_Exercise objective:_ Line by line, output the data that follows exactly as written.

_Dataset extract:_

......

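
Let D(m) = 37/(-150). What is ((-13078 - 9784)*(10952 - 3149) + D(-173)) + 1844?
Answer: -26758551337/150 ≈ -1.7839e+8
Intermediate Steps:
D(m) = -37/150 (D(m) = 37*(-1/150) = -37/150)
((-13078 - 9784)*(10952 - 3149) + D(-173)) + 1844 = ((-13078 - 9784)*(10952 - 3149) - 37/150) + 1844 = (-22862*7803 - 37/150) + 1844 = (-178392186 - 37/150) + 1844 = -26758827937/150 + 1844 = -26758551337/150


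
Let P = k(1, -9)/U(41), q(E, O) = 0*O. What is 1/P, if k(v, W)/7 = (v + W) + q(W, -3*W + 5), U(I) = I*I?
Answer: -1681/56 ≈ -30.018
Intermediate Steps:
q(E, O) = 0
U(I) = I²
k(v, W) = 7*W + 7*v (k(v, W) = 7*((v + W) + 0) = 7*((W + v) + 0) = 7*(W + v) = 7*W + 7*v)
P = -56/1681 (P = (7*(-9) + 7*1)/(41²) = (-63 + 7)/1681 = (1/1681)*(-56) = -56/1681 ≈ -0.033314)
1/P = 1/(-56/1681) = -1681/56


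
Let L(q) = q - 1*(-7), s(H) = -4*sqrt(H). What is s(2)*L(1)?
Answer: -32*sqrt(2) ≈ -45.255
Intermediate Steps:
L(q) = 7 + q (L(q) = q + 7 = 7 + q)
s(2)*L(1) = (-4*sqrt(2))*(7 + 1) = -4*sqrt(2)*8 = -32*sqrt(2)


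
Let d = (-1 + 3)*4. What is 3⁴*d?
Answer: 648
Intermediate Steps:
d = 8 (d = 2*4 = 8)
3⁴*d = 3⁴*8 = 81*8 = 648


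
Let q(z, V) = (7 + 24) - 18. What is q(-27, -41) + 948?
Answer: 961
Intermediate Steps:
q(z, V) = 13 (q(z, V) = 31 - 18 = 13)
q(-27, -41) + 948 = 13 + 948 = 961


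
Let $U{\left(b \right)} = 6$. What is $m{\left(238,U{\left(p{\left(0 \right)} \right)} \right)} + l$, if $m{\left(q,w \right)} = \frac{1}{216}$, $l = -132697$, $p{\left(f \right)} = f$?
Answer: $- \frac{28662551}{216} \approx -1.327 \cdot 10^{5}$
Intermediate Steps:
$m{\left(q,w \right)} = \frac{1}{216}$
$m{\left(238,U{\left(p{\left(0 \right)} \right)} \right)} + l = \frac{1}{216} - 132697 = - \frac{28662551}{216}$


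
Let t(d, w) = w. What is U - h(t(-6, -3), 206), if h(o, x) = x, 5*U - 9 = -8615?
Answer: -9636/5 ≈ -1927.2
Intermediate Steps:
U = -8606/5 (U = 9/5 + (1/5)*(-8615) = 9/5 - 1723 = -8606/5 ≈ -1721.2)
U - h(t(-6, -3), 206) = -8606/5 - 1*206 = -8606/5 - 206 = -9636/5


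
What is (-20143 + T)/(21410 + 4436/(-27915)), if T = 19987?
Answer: -2177370/298827857 ≈ -0.0072864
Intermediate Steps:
(-20143 + T)/(21410 + 4436/(-27915)) = (-20143 + 19987)/(21410 + 4436/(-27915)) = -156/(21410 + 4436*(-1/27915)) = -156/(21410 - 4436/27915) = -156/597655714/27915 = -156*27915/597655714 = -2177370/298827857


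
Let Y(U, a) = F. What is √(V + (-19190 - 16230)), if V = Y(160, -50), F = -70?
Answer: 13*I*√210 ≈ 188.39*I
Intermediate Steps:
Y(U, a) = -70
V = -70
√(V + (-19190 - 16230)) = √(-70 + (-19190 - 16230)) = √(-70 - 35420) = √(-35490) = 13*I*√210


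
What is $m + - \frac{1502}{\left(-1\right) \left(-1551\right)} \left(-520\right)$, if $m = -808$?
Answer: $- \frac{472168}{1551} \approx -304.43$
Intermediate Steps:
$m + - \frac{1502}{\left(-1\right) \left(-1551\right)} \left(-520\right) = -808 + - \frac{1502}{\left(-1\right) \left(-1551\right)} \left(-520\right) = -808 + - \frac{1502}{1551} \left(-520\right) = -808 + \left(-1502\right) \frac{1}{1551} \left(-520\right) = -808 - - \frac{781040}{1551} = -808 + \frac{781040}{1551} = - \frac{472168}{1551}$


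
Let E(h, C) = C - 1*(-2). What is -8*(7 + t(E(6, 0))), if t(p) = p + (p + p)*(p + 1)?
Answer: -168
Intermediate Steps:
E(h, C) = 2 + C (E(h, C) = C + 2 = 2 + C)
t(p) = p + 2*p*(1 + p) (t(p) = p + (2*p)*(1 + p) = p + 2*p*(1 + p))
-8*(7 + t(E(6, 0))) = -8*(7 + (2 + 0)*(3 + 2*(2 + 0))) = -8*(7 + 2*(3 + 2*2)) = -8*(7 + 2*(3 + 4)) = -8*(7 + 2*7) = -8*(7 + 14) = -8*21 = -168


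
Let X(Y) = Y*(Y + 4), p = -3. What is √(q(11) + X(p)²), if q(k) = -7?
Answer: √2 ≈ 1.4142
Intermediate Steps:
X(Y) = Y*(4 + Y)
√(q(11) + X(p)²) = √(-7 + (-3*(4 - 3))²) = √(-7 + (-3*1)²) = √(-7 + (-3)²) = √(-7 + 9) = √2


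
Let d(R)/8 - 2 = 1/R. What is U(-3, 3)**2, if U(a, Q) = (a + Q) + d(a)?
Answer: 1600/9 ≈ 177.78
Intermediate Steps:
d(R) = 16 + 8/R
U(a, Q) = 16 + Q + a + 8/a (U(a, Q) = (a + Q) + (16 + 8/a) = (Q + a) + (16 + 8/a) = 16 + Q + a + 8/a)
U(-3, 3)**2 = (16 + 3 - 3 + 8/(-3))**2 = (16 + 3 - 3 + 8*(-1/3))**2 = (16 + 3 - 3 - 8/3)**2 = (40/3)**2 = 1600/9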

......

_Response below:_
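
Let D(m) = 37/(-150). What is ((-13078 - 9784)*(10952 - 3149) + D(-173)) + 1844?
Answer: -26758551337/150 ≈ -1.7839e+8
Intermediate Steps:
D(m) = -37/150 (D(m) = 37*(-1/150) = -37/150)
((-13078 - 9784)*(10952 - 3149) + D(-173)) + 1844 = ((-13078 - 9784)*(10952 - 3149) - 37/150) + 1844 = (-22862*7803 - 37/150) + 1844 = (-178392186 - 37/150) + 1844 = -26758827937/150 + 1844 = -26758551337/150


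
Let P = k(1, -9)/U(41), q(E, O) = 0*O. What is 1/P, if k(v, W)/7 = (v + W) + q(W, -3*W + 5), U(I) = I*I?
Answer: -1681/56 ≈ -30.018
Intermediate Steps:
q(E, O) = 0
U(I) = I²
k(v, W) = 7*W + 7*v (k(v, W) = 7*((v + W) + 0) = 7*((W + v) + 0) = 7*(W + v) = 7*W + 7*v)
P = -56/1681 (P = (7*(-9) + 7*1)/(41²) = (-63 + 7)/1681 = (1/1681)*(-56) = -56/1681 ≈ -0.033314)
1/P = 1/(-56/1681) = -1681/56


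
Let L(q) = q - 1*(-7), s(H) = -4*sqrt(H). What is s(2)*L(1)?
Answer: -32*sqrt(2) ≈ -45.255
Intermediate Steps:
L(q) = 7 + q (L(q) = q + 7 = 7 + q)
s(2)*L(1) = (-4*sqrt(2))*(7 + 1) = -4*sqrt(2)*8 = -32*sqrt(2)


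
Let d = (-1 + 3)*4. What is 3⁴*d?
Answer: 648
Intermediate Steps:
d = 8 (d = 2*4 = 8)
3⁴*d = 3⁴*8 = 81*8 = 648


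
Let q(z, V) = (7 + 24) - 18. What is q(-27, -41) + 948?
Answer: 961
Intermediate Steps:
q(z, V) = 13 (q(z, V) = 31 - 18 = 13)
q(-27, -41) + 948 = 13 + 948 = 961


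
Let $U{\left(b \right)} = 6$. What is $m{\left(238,U{\left(p{\left(0 \right)} \right)} \right)} + l$, if $m{\left(q,w \right)} = \frac{1}{216}$, $l = -132697$, $p{\left(f \right)} = f$?
Answer: $- \frac{28662551}{216} \approx -1.327 \cdot 10^{5}$
Intermediate Steps:
$m{\left(q,w \right)} = \frac{1}{216}$
$m{\left(238,U{\left(p{\left(0 \right)} \right)} \right)} + l = \frac{1}{216} - 132697 = - \frac{28662551}{216}$


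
Let t(d, w) = w. What is U - h(t(-6, -3), 206), if h(o, x) = x, 5*U - 9 = -8615?
Answer: -9636/5 ≈ -1927.2
Intermediate Steps:
U = -8606/5 (U = 9/5 + (1/5)*(-8615) = 9/5 - 1723 = -8606/5 ≈ -1721.2)
U - h(t(-6, -3), 206) = -8606/5 - 1*206 = -8606/5 - 206 = -9636/5


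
What is (-20143 + T)/(21410 + 4436/(-27915)), if T = 19987?
Answer: -2177370/298827857 ≈ -0.0072864
Intermediate Steps:
(-20143 + T)/(21410 + 4436/(-27915)) = (-20143 + 19987)/(21410 + 4436/(-27915)) = -156/(21410 + 4436*(-1/27915)) = -156/(21410 - 4436/27915) = -156/597655714/27915 = -156*27915/597655714 = -2177370/298827857


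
Let Y(U, a) = F. What is √(V + (-19190 - 16230)), if V = Y(160, -50), F = -70?
Answer: 13*I*√210 ≈ 188.39*I
Intermediate Steps:
Y(U, a) = -70
V = -70
√(V + (-19190 - 16230)) = √(-70 + (-19190 - 16230)) = √(-70 - 35420) = √(-35490) = 13*I*√210


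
What is $m + - \frac{1502}{\left(-1\right) \left(-1551\right)} \left(-520\right)$, if $m = -808$?
Answer: $- \frac{472168}{1551} \approx -304.43$
Intermediate Steps:
$m + - \frac{1502}{\left(-1\right) \left(-1551\right)} \left(-520\right) = -808 + - \frac{1502}{\left(-1\right) \left(-1551\right)} \left(-520\right) = -808 + - \frac{1502}{1551} \left(-520\right) = -808 + \left(-1502\right) \frac{1}{1551} \left(-520\right) = -808 - - \frac{781040}{1551} = -808 + \frac{781040}{1551} = - \frac{472168}{1551}$


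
Let E(h, C) = C - 1*(-2). What is -8*(7 + t(E(6, 0))), if t(p) = p + (p + p)*(p + 1)?
Answer: -168
Intermediate Steps:
E(h, C) = 2 + C (E(h, C) = C + 2 = 2 + C)
t(p) = p + 2*p*(1 + p) (t(p) = p + (2*p)*(1 + p) = p + 2*p*(1 + p))
-8*(7 + t(E(6, 0))) = -8*(7 + (2 + 0)*(3 + 2*(2 + 0))) = -8*(7 + 2*(3 + 2*2)) = -8*(7 + 2*(3 + 4)) = -8*(7 + 2*7) = -8*(7 + 14) = -8*21 = -168


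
Let X(Y) = Y*(Y + 4), p = -3. What is √(q(11) + X(p)²), if q(k) = -7?
Answer: √2 ≈ 1.4142
Intermediate Steps:
X(Y) = Y*(4 + Y)
√(q(11) + X(p)²) = √(-7 + (-3*(4 - 3))²) = √(-7 + (-3*1)²) = √(-7 + (-3)²) = √(-7 + 9) = √2


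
Let d(R)/8 - 2 = 1/R. What is U(-3, 3)**2, if U(a, Q) = (a + Q) + d(a)?
Answer: 1600/9 ≈ 177.78
Intermediate Steps:
d(R) = 16 + 8/R
U(a, Q) = 16 + Q + a + 8/a (U(a, Q) = (a + Q) + (16 + 8/a) = (Q + a) + (16 + 8/a) = 16 + Q + a + 8/a)
U(-3, 3)**2 = (16 + 3 - 3 + 8/(-3))**2 = (16 + 3 - 3 + 8*(-1/3))**2 = (16 + 3 - 3 - 8/3)**2 = (40/3)**2 = 1600/9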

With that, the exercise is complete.